[Stored items]
#####
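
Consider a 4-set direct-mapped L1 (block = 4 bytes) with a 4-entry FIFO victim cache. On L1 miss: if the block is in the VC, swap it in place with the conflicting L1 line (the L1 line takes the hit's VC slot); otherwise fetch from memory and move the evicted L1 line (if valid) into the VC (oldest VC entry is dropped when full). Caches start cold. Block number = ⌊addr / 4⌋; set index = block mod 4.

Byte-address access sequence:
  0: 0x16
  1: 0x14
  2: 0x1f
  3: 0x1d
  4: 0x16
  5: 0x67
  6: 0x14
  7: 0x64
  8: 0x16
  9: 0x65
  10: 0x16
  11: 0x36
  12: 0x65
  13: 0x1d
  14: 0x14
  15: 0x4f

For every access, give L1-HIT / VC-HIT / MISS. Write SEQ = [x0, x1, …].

  [0] addr=0x16 blk=5 s=1: MISS | VC []
  [1] addr=0x14 blk=5 s=1: L1-HIT | VC []
  [2] addr=0x1f blk=7 s=3: MISS | VC []
  [3] addr=0x1d blk=7 s=3: L1-HIT | VC []
  [4] addr=0x16 blk=5 s=1: L1-HIT | VC []
  [5] addr=0x67 blk=25 s=1: MISS | VC [5]
  [6] addr=0x14 blk=5 s=1: VC-HIT | VC [25]
  [7] addr=0x64 blk=25 s=1: VC-HIT | VC [5]
  [8] addr=0x16 blk=5 s=1: VC-HIT | VC [25]
  [9] addr=0x65 blk=25 s=1: VC-HIT | VC [5]
  [10] addr=0x16 blk=5 s=1: VC-HIT | VC [25]
  [11] addr=0x36 blk=13 s=1: MISS | VC [25, 5]
  [12] addr=0x65 blk=25 s=1: VC-HIT | VC [13, 5]
  [13] addr=0x1d blk=7 s=3: L1-HIT | VC [13, 5]
  [14] addr=0x14 blk=5 s=1: VC-HIT | VC [13, 25]
  [15] addr=0x4f blk=19 s=3: MISS | VC [13, 25, 7]

SEQ = [MISS, L1-HIT, MISS, L1-HIT, L1-HIT, MISS, VC-HIT, VC-HIT, VC-HIT, VC-HIT, VC-HIT, MISS, VC-HIT, L1-HIT, VC-HIT, MISS]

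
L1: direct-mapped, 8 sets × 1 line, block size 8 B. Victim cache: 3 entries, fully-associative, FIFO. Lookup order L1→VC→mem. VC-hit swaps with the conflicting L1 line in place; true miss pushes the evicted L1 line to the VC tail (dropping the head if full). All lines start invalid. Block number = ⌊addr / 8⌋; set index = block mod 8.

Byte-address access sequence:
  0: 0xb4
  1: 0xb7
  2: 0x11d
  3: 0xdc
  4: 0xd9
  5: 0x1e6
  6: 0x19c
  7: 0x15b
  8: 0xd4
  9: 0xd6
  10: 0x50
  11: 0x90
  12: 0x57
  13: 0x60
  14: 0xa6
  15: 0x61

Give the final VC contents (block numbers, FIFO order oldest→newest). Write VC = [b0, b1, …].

#0 0xb4→b22/s6 MISS; vc=[]
#1 0xb7→b22/s6 L1-HIT; vc=[]
#2 0x11d→b35/s3 MISS; vc=[]
#3 0xdc→b27/s3 MISS; vc=[35]
#4 0xd9→b27/s3 L1-HIT; vc=[35]
#5 0x1e6→b60/s4 MISS; vc=[35]
#6 0x19c→b51/s3 MISS; vc=[35,27]
#7 0x15b→b43/s3 MISS; vc=[35,27,51]
#8 0xd4→b26/s2 MISS; vc=[35,27,51]
#9 0xd6→b26/s2 L1-HIT; vc=[35,27,51]
#10 0x50→b10/s2 MISS; vc=[27,51,26]
#11 0x90→b18/s2 MISS; vc=[51,26,10]
#12 0x57→b10/s2 VC-HIT; vc=[51,26,18]
#13 0x60→b12/s4 MISS; vc=[26,18,60]
#14 0xa6→b20/s4 MISS; vc=[18,60,12]
#15 0x61→b12/s4 VC-HIT; vc=[18,60,20]

VC = [18, 60, 20]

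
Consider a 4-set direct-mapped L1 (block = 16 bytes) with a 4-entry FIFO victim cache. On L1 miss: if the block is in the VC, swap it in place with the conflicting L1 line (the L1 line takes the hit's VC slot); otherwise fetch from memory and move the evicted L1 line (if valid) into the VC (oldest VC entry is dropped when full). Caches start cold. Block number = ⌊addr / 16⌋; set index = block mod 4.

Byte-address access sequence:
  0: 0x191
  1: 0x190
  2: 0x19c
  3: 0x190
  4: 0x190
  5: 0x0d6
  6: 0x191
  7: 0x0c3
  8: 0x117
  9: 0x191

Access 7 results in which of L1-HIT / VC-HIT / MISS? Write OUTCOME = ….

0: 0x191 (blk 25, set 1) → MISS  vc=[]
1: 0x190 (blk 25, set 1) → L1-HIT  vc=[]
2: 0x19c (blk 25, set 1) → L1-HIT  vc=[]
3: 0x190 (blk 25, set 1) → L1-HIT  vc=[]
4: 0x190 (blk 25, set 1) → L1-HIT  vc=[]
5: 0xd6 (blk 13, set 1) → MISS  vc=[25]
6: 0x191 (blk 25, set 1) → VC-HIT  vc=[13]
7: 0xc3 (blk 12, set 0) → MISS  vc=[13]
8: 0x117 (blk 17, set 1) → MISS  vc=[13, 25]
9: 0x191 (blk 25, set 1) → VC-HIT  vc=[13, 17]

OUTCOME = MISS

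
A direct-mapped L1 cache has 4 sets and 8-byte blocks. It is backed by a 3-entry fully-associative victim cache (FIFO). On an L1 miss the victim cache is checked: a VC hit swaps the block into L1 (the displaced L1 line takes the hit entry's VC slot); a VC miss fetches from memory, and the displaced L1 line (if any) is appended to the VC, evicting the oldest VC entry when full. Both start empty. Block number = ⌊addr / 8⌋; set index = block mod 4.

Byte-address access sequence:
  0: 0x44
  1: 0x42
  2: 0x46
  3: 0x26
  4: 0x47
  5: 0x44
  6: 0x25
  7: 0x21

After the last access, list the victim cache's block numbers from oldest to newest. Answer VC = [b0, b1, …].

  [0] addr=0x44 blk=8 s=0: MISS | VC []
  [1] addr=0x42 blk=8 s=0: L1-HIT | VC []
  [2] addr=0x46 blk=8 s=0: L1-HIT | VC []
  [3] addr=0x26 blk=4 s=0: MISS | VC [8]
  [4] addr=0x47 blk=8 s=0: VC-HIT | VC [4]
  [5] addr=0x44 blk=8 s=0: L1-HIT | VC [4]
  [6] addr=0x25 blk=4 s=0: VC-HIT | VC [8]
  [7] addr=0x21 blk=4 s=0: L1-HIT | VC [8]

VC = [8]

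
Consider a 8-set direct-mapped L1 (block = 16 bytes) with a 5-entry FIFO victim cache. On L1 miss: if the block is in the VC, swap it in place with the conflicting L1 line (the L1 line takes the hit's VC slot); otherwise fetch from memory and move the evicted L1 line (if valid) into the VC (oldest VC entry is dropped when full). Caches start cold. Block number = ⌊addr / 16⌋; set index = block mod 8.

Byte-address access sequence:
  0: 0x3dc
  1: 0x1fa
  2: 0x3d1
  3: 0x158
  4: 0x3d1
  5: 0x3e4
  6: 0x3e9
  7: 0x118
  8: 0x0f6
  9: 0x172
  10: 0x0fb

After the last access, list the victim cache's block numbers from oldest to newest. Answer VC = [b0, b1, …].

VC = [21, 31, 23]

0: 0x3dc (blk 61, set 5) → MISS  vc=[]
1: 0x1fa (blk 31, set 7) → MISS  vc=[]
2: 0x3d1 (blk 61, set 5) → L1-HIT  vc=[]
3: 0x158 (blk 21, set 5) → MISS  vc=[61]
4: 0x3d1 (blk 61, set 5) → VC-HIT  vc=[21]
5: 0x3e4 (blk 62, set 6) → MISS  vc=[21]
6: 0x3e9 (blk 62, set 6) → L1-HIT  vc=[21]
7: 0x118 (blk 17, set 1) → MISS  vc=[21]
8: 0xf6 (blk 15, set 7) → MISS  vc=[21, 31]
9: 0x172 (blk 23, set 7) → MISS  vc=[21, 31, 15]
10: 0xfb (blk 15, set 7) → VC-HIT  vc=[21, 31, 23]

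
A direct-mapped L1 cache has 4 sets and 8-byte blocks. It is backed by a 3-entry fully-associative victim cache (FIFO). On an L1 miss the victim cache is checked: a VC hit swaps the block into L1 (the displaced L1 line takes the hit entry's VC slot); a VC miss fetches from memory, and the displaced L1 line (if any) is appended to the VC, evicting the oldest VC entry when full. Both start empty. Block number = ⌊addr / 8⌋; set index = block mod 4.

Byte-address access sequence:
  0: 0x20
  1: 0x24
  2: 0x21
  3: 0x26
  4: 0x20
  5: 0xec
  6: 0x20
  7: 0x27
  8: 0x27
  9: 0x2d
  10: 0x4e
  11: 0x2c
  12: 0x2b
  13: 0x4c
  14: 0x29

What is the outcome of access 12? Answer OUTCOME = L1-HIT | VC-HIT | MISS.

  [0] addr=0x20 blk=4 s=0: MISS | VC []
  [1] addr=0x24 blk=4 s=0: L1-HIT | VC []
  [2] addr=0x21 blk=4 s=0: L1-HIT | VC []
  [3] addr=0x26 blk=4 s=0: L1-HIT | VC []
  [4] addr=0x20 blk=4 s=0: L1-HIT | VC []
  [5] addr=0xec blk=29 s=1: MISS | VC []
  [6] addr=0x20 blk=4 s=0: L1-HIT | VC []
  [7] addr=0x27 blk=4 s=0: L1-HIT | VC []
  [8] addr=0x27 blk=4 s=0: L1-HIT | VC []
  [9] addr=0x2d blk=5 s=1: MISS | VC [29]
  [10] addr=0x4e blk=9 s=1: MISS | VC [29, 5]
  [11] addr=0x2c blk=5 s=1: VC-HIT | VC [29, 9]
  [12] addr=0x2b blk=5 s=1: L1-HIT | VC [29, 9]
  [13] addr=0x4c blk=9 s=1: VC-HIT | VC [29, 5]
  [14] addr=0x29 blk=5 s=1: VC-HIT | VC [29, 9]

OUTCOME = L1-HIT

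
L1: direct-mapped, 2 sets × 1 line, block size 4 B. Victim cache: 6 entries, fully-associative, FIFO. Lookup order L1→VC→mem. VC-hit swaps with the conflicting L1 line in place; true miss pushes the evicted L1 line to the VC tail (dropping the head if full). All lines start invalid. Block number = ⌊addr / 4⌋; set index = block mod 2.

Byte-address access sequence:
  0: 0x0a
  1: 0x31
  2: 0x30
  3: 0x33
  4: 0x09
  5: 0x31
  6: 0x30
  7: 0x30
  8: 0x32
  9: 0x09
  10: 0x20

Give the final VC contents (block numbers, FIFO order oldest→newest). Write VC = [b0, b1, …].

#0 0xa→b2/s0 MISS; vc=[]
#1 0x31→b12/s0 MISS; vc=[2]
#2 0x30→b12/s0 L1-HIT; vc=[2]
#3 0x33→b12/s0 L1-HIT; vc=[2]
#4 0x9→b2/s0 VC-HIT; vc=[12]
#5 0x31→b12/s0 VC-HIT; vc=[2]
#6 0x30→b12/s0 L1-HIT; vc=[2]
#7 0x30→b12/s0 L1-HIT; vc=[2]
#8 0x32→b12/s0 L1-HIT; vc=[2]
#9 0x9→b2/s0 VC-HIT; vc=[12]
#10 0x20→b8/s0 MISS; vc=[12,2]

VC = [12, 2]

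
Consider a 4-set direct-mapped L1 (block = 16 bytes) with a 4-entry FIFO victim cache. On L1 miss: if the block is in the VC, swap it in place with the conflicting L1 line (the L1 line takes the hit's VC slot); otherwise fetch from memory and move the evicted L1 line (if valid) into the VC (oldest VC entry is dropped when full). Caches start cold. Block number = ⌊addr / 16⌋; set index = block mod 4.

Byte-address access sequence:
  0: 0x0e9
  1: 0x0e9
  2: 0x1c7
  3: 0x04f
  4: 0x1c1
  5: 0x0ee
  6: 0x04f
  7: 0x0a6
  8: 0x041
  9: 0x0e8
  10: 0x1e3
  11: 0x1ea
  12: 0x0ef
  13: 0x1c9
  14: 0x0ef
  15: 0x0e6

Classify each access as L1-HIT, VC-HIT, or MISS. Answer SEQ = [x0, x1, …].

#0 0xe9→b14/s2 MISS; vc=[]
#1 0xe9→b14/s2 L1-HIT; vc=[]
#2 0x1c7→b28/s0 MISS; vc=[]
#3 0x4f→b4/s0 MISS; vc=[28]
#4 0x1c1→b28/s0 VC-HIT; vc=[4]
#5 0xee→b14/s2 L1-HIT; vc=[4]
#6 0x4f→b4/s0 VC-HIT; vc=[28]
#7 0xa6→b10/s2 MISS; vc=[28,14]
#8 0x41→b4/s0 L1-HIT; vc=[28,14]
#9 0xe8→b14/s2 VC-HIT; vc=[28,10]
#10 0x1e3→b30/s2 MISS; vc=[28,10,14]
#11 0x1ea→b30/s2 L1-HIT; vc=[28,10,14]
#12 0xef→b14/s2 VC-HIT; vc=[28,10,30]
#13 0x1c9→b28/s0 VC-HIT; vc=[4,10,30]
#14 0xef→b14/s2 L1-HIT; vc=[4,10,30]
#15 0xe6→b14/s2 L1-HIT; vc=[4,10,30]

SEQ = [MISS, L1-HIT, MISS, MISS, VC-HIT, L1-HIT, VC-HIT, MISS, L1-HIT, VC-HIT, MISS, L1-HIT, VC-HIT, VC-HIT, L1-HIT, L1-HIT]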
#####
[What to produce]:
Copy out every line of the data in which the word "dropping" is found.

[Task solution]:
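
L1: direct-mapped, 8 sets × 1 line, block size 8 B. Victim cache: 3 entries, fully-associative, FIFO. Lookup order L1→VC→mem. VC-hit swaps with the conflicting L1 line in place; true miss pushes the evicted L1 line to the VC tail (dropping the head if full). All lines start invalid. Block number = ⌊addr / 8⌋; set index = block mod 8.
L1: direct-mapped, 2 sets × 1 line, block size 4 B. Victim cache: 6 entries, fully-associative, FIFO. Lookup order L1→VC→mem. VC-hit swaps with the conflicting L1 line in place; true miss pushes the evicted L1 line to the VC tail (dropping the head if full). All lines start invalid. Block number = ⌊addr / 4⌋; set index = block mod 2.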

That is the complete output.